Write out the line that contains "Find the Euclidean", then every following line to the end of the records below, with no other lines and no changes.

Stored data
+++++

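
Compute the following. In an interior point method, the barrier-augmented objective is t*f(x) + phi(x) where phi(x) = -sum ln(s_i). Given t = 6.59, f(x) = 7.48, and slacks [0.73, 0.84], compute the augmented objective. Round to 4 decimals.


Step 1: Compute log-barrier.
ln values: [-0.3147, -0.1744]
phi = -(-0.3147 - 0.1744) = 0.4891
Step 2: Compute augmented objective.
t*f(x) = 6.59*7.48 = 49.2932
Total = 49.2932 + 0.4891 = 49.7823


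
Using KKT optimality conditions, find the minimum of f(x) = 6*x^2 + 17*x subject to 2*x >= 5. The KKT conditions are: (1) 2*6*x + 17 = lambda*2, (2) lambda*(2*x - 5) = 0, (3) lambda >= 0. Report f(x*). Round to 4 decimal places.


Step 1: Try lambda = 0 (constraint inactive).
x_unc = -17/(2*6) = -1.4167
Check: 2*-1.4167 = -2.8334 < 5 -- violated!
Step 2: Constraint must be active: 2*x = 5
x* = 5/2 = 2.5
lambda = (2*6*2.5 + 17)/2 = 23.5
Step 3: Compute optimal value.
f(x*) = 6*2.5^2 + 17*2.5 = 80.0


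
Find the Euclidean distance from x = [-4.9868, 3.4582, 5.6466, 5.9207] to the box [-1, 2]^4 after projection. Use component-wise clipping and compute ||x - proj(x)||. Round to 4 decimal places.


Project each component onto [-1, 2].
clip(-4.9868) = -1.0, clip(3.4582) = 2.0, clip(5.6466) = 2.0, clip(5.9207) = 2.0
Projection = [-1.0, 2.0, 2.0, 2.0]
Squared diffs: [15.8946, 2.1263, 13.2977, 15.3719]
Distance = sqrt(46.6905) = 6.833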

+++++

*Written solution:*
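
Find the Euclidean distance from x = [-4.9868, 3.4582, 5.6466, 5.9207] to the box [-1, 2]^4 after projection. Use component-wise clipping and compute ||x - proj(x)||. Round to 4 decimal places.


Project each component onto [-1, 2].
clip(-4.9868) = -1.0, clip(3.4582) = 2.0, clip(5.6466) = 2.0, clip(5.9207) = 2.0
Projection = [-1.0, 2.0, 2.0, 2.0]
Squared diffs: [15.8946, 2.1263, 13.2977, 15.3719]
Distance = sqrt(46.6905) = 6.833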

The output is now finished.